> [Extracted records]:
============

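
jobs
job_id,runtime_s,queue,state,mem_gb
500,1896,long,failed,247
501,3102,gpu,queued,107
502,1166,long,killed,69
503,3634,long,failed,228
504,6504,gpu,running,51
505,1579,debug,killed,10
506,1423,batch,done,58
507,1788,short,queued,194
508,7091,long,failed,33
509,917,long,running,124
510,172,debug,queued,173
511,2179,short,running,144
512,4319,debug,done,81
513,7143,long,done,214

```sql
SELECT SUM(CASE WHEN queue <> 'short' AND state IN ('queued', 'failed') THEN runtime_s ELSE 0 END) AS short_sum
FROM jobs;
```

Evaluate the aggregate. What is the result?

15895

job_id=500: ✓ → 1896
job_id=501: ✓ → 3102
job_id=502: ✗
job_id=503: ✓ → 3634
job_id=504: ✗
job_id=505: ✗
job_id=506: ✗
job_id=507: ✗
job_id=508: ✓ → 7091
job_id=509: ✗
job_id=510: ✓ → 172
job_id=511: ✗
job_id=512: ✗
job_id=513: ✗
short_sum = 1896 + 3102 + 3634 + 7091 + 172 = 15895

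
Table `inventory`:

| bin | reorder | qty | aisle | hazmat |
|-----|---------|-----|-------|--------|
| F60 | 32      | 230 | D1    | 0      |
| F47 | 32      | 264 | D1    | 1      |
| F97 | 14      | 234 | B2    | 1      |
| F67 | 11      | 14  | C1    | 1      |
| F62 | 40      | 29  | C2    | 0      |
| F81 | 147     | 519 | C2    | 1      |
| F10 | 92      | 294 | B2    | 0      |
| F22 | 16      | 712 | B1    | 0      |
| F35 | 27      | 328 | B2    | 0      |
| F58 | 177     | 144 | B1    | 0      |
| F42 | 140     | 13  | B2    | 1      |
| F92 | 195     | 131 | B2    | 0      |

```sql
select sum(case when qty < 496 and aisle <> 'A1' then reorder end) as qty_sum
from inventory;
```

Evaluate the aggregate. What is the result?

760

bin=F60: ✓ → 32
bin=F47: ✓ → 32
bin=F97: ✓ → 14
bin=F67: ✓ → 11
bin=F62: ✓ → 40
bin=F81: ✗
bin=F10: ✓ → 92
bin=F22: ✗
bin=F35: ✓ → 27
bin=F58: ✓ → 177
bin=F42: ✓ → 140
bin=F92: ✓ → 195
qty_sum = 32 + 32 + 14 + 11 + 40 + 92 + 27 + 177 + 140 + 195 = 760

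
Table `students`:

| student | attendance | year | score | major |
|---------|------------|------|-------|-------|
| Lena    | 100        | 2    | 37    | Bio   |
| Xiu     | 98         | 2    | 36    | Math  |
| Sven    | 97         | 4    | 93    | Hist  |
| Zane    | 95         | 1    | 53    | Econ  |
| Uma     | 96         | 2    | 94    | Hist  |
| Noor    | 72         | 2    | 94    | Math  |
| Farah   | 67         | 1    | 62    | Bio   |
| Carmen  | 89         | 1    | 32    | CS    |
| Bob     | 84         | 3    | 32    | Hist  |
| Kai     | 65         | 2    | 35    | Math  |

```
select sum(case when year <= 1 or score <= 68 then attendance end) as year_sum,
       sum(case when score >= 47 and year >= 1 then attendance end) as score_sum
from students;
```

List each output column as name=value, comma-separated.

year_sum=598, score_sum=427

[year_sum: year <= 1 or score <= 68]
student=Lena: ✓ → 100
student=Xiu: ✓ → 98
student=Sven: ✗
student=Zane: ✓ → 95
student=Uma: ✗
student=Noor: ✗
student=Farah: ✓ → 67
student=Carmen: ✓ → 89
student=Bob: ✓ → 84
student=Kai: ✓ → 65
year_sum = 100 + 98 + 95 + 67 + 89 + 84 + 65 = 598
—
[score_sum: score >= 47 and year >= 1]
student=Lena: ✗
student=Xiu: ✗
student=Sven: ✓ → 97
student=Zane: ✓ → 95
student=Uma: ✓ → 96
student=Noor: ✓ → 72
student=Farah: ✓ → 67
student=Carmen: ✗
student=Bob: ✗
student=Kai: ✗
score_sum = 97 + 95 + 96 + 72 + 67 = 427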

============

> [Required work]:
Look through the entries above for the word "reorder". Say how many lines contain it, using only a number.

> [Written solution]:
2